> _PROBLEM DETAILS_
The listing that follows must be given again in full and exactly.

> _RECORDS FOR THE EXERCISE_
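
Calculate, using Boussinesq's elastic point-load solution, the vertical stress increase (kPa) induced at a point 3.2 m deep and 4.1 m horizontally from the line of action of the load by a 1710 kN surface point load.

Boussinesq vertical stress below a point load on an elastic half-space:
Δσ_z = 3P/(2πz²) · [1 + (r/z)²]^(−5/2)
r/z = 4.1/3.2 = 1.2812; [1+(r/z)²]^(−5/2) = 0.088172.
Δσ_z = 3×1710/(2π×3.2²) × 0.088172 = 79.733 × 0.088172 = 7.03 kPa

Δσ_z ≈ 7.03 kPa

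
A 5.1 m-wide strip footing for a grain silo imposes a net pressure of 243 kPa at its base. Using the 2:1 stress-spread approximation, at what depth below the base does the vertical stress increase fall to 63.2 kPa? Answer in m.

z ≈ 14.5 m

2:1 spreading — at depth z the loaded area has grown by z in each plan dimension:
qB/(B+z) = Δσ_z ⇒ z = qB/Δσ_z − B = 243×5.1/63.2 − 5.1 = 14.51 m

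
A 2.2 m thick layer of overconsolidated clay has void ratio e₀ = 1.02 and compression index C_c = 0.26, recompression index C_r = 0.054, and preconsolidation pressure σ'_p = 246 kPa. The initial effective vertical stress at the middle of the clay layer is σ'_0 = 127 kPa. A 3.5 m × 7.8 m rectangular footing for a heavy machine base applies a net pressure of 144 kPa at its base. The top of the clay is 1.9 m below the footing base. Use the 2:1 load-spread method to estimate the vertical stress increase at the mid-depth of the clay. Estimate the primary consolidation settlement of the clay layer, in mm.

Mid-depth of clay below the footing base: z = 1.9 + 2.2/2 = 3 m.
Stress increase at mid-clay by the 2:1 spreading method:
Δσ = qBL/((B+z)(L+z)) = 144×3.5×7.8/((3.5+3)(7.8+3)) = 56 kPa
Final effective stress: σ'_f = 127 + 56 = 183 kPa.
σ'_f = 183 ≤ σ'_p = 246 kPa, so the clay remains overconsolidated and only the recompression index applies:
S_c = C_r·H/(1+e₀)·log₁₀(σ'_f/σ'_0) = 0.054×2.2/2.02×log₁₀(183/127)
    = 0.058811 × 0.15865 = 0.00933 m

S_c ≈ 9.33 mm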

> _ANSWER TO THIS EXERCISE_
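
Calculate, using Boussinesq's elastic point-load solution, the vertical stress increase (kPa) induced at a point 3.2 m deep and 4.1 m horizontally from the line of action of the load by a 1710 kN surface point load.

Boussinesq vertical stress below a point load on an elastic half-space:
Δσ_z = 3P/(2πz²) · [1 + (r/z)²]^(−5/2)
r/z = 4.1/3.2 = 1.2812; [1+(r/z)²]^(−5/2) = 0.088172.
Δσ_z = 3×1710/(2π×3.2²) × 0.088172 = 79.733 × 0.088172 = 7.03 kPa

Δσ_z ≈ 7.03 kPa

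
A 5.1 m-wide strip footing for a grain silo imposes a net pressure of 243 kPa at its base. Using the 2:1 stress-spread approximation, at what depth below the base does the vertical stress increase fall to 63.2 kPa? Answer in m.

z ≈ 14.5 m

2:1 spreading — at depth z the loaded area has grown by z in each plan dimension:
qB/(B+z) = Δσ_z ⇒ z = qB/Δσ_z − B = 243×5.1/63.2 − 5.1 = 14.51 m

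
A 2.2 m thick layer of overconsolidated clay has void ratio e₀ = 1.02 and compression index C_c = 0.26, recompression index C_r = 0.054, and preconsolidation pressure σ'_p = 246 kPa. The initial effective vertical stress at the middle of the clay layer is σ'_0 = 127 kPa. A 3.5 m × 7.8 m rectangular footing for a heavy machine base applies a net pressure of 144 kPa at its base. The top of the clay is 1.9 m below the footing base. Use the 2:1 load-spread method to estimate the vertical stress increase at the mid-depth of the clay. Estimate the primary consolidation settlement of the clay layer, in mm.

Mid-depth of clay below the footing base: z = 1.9 + 2.2/2 = 3 m.
Stress increase at mid-clay by the 2:1 spreading method:
Δσ = qBL/((B+z)(L+z)) = 144×3.5×7.8/((3.5+3)(7.8+3)) = 56 kPa
Final effective stress: σ'_f = 127 + 56 = 183 kPa.
σ'_f = 183 ≤ σ'_p = 246 kPa, so the clay remains overconsolidated and only the recompression index applies:
S_c = C_r·H/(1+e₀)·log₁₀(σ'_f/σ'_0) = 0.054×2.2/2.02×log₁₀(183/127)
    = 0.058811 × 0.15865 = 0.00933 m

S_c ≈ 9.33 mm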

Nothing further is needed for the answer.